[[ Records to process open ]]
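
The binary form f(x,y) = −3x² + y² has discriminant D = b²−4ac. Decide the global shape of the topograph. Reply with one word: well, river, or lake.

D = b²−4ac = 0² − 4·(-3)·1 = 12
D > 0 non-square ⇒ indefinite ⇒ periodic river

river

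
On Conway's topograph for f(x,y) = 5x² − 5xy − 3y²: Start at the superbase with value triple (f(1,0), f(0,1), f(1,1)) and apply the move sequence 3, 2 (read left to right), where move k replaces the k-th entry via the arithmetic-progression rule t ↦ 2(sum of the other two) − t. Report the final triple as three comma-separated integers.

start (5,-3,-3) = (f(1,0),f(0,1),f(1,1))
replace slot 3: 2·(5+(-3)) − (-3) = 7 → (5,-3,7)
replace slot 2: 2·(5+7) − (-3) = 27 → (5,27,7)

5,27,7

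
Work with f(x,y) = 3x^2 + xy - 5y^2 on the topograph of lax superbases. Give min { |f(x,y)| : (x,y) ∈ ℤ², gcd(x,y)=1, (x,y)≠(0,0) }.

descent: ρ → (-5,-1,3)
descent: ρ → (3,7,-1)  [lands on river]
river: ρ → (-1,7,3)
river: ρ → (3,5,-3)
river: ρ → (-3,7,1)
river: ρ → (1,7,-3)
river: ρ → (-3,5,3)
closes: descent 2, river 6
min |a| on river = 1

1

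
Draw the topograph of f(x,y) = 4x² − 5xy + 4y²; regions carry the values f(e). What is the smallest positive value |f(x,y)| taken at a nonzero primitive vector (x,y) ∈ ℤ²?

translate: b→3 (≡-5 mod 8), so (4,-5,4)→(4,3,3)
flip: (4,3,3)→(3,-3,4)
translate: b→3 (≡-3 mod 6), so (3,-3,4)→(3,3,4)
reduced (well bottom): (3,3,4) with a≤c, −a<b≤a
well minimum = a = 3

3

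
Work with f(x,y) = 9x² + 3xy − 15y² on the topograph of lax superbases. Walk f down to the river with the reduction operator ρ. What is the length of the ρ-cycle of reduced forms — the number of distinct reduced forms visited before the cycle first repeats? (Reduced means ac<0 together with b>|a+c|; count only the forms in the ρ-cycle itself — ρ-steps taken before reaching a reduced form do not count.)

D = 549, ⌊√D⌋ = 23
descent: ρ → (-15,-3,9)
descent: ρ → (9,21,-3)  [lands on river]
river: ρ → (-3,21,9)
river: ρ → (9,15,-9)
river: ρ → (-9,21,3)
river: ρ → (3,21,-9)
river: ρ → (-9,15,9)
ρ-cycle length = 6 (tail of 2 descent steps not counted)

6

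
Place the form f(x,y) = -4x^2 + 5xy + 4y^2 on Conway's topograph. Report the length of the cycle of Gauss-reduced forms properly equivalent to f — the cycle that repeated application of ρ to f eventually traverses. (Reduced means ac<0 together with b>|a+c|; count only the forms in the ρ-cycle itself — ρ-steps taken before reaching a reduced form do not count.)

D = 89, ⌊√D⌋ = 9
river: ρ → (4,3,-5)
river: ρ → (-5,7,2)
river: ρ → (2,9,-1)
river: ρ → (-1,9,2)
river: ρ → (2,7,-5)
river: ρ → (-5,3,4)
river: ρ → (4,5,-4)
river: ρ → (-4,3,5)
river: ρ → (5,7,-2)
river: ρ → (-2,9,1)
river: ρ → (1,9,-2)
river: ρ → (-2,7,5)
river: ρ → (5,3,-4)
river: ρ → (-4,5,4)
ρ-cycle length = 14 (tail of 0 descent steps not counted)

14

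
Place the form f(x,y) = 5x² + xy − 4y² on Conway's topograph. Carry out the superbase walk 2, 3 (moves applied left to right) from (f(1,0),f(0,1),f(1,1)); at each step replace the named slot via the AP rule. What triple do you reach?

start (5,-4,2) = (f(1,0),f(0,1),f(1,1))
replace slot 2: 2·(5+2) − (-4) = 18 → (5,18,2)
replace slot 3: 2·(5+18) − 2 = 44 → (5,18,44)

5,18,44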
[[ Records to process closed ]]
- **Your objective**
Set down exactly, and only, the lines from the one with "Place the form f(x,y) = -4x^2" to the final line of the data.

- **Written reply**
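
Place the form f(x,y) = -4x^2 + 5xy + 4y^2 on Conway's topograph. Report the length of the cycle of Gauss-reduced forms properly equivalent to f — the cycle that repeated application of ρ to f eventually traverses. (Reduced means ac<0 together with b>|a+c|; count only the forms in the ρ-cycle itself — ρ-steps taken before reaching a reduced form do not count.)

D = 89, ⌊√D⌋ = 9
river: ρ → (4,3,-5)
river: ρ → (-5,7,2)
river: ρ → (2,9,-1)
river: ρ → (-1,9,2)
river: ρ → (2,7,-5)
river: ρ → (-5,3,4)
river: ρ → (4,5,-4)
river: ρ → (-4,3,5)
river: ρ → (5,7,-2)
river: ρ → (-2,9,1)
river: ρ → (1,9,-2)
river: ρ → (-2,7,5)
river: ρ → (5,3,-4)
river: ρ → (-4,5,4)
ρ-cycle length = 14 (tail of 0 descent steps not counted)

14

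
Place the form f(x,y) = 5x² + xy − 4y² on Conway's topograph. Carry out the superbase walk 2, 3 (moves applied left to right) from (f(1,0),f(0,1),f(1,1)); at each step replace the named slot via the AP rule. What triple do you reach?

start (5,-4,2) = (f(1,0),f(0,1),f(1,1))
replace slot 2: 2·(5+2) − (-4) = 18 → (5,18,2)
replace slot 3: 2·(5+18) − 2 = 44 → (5,18,44)

5,18,44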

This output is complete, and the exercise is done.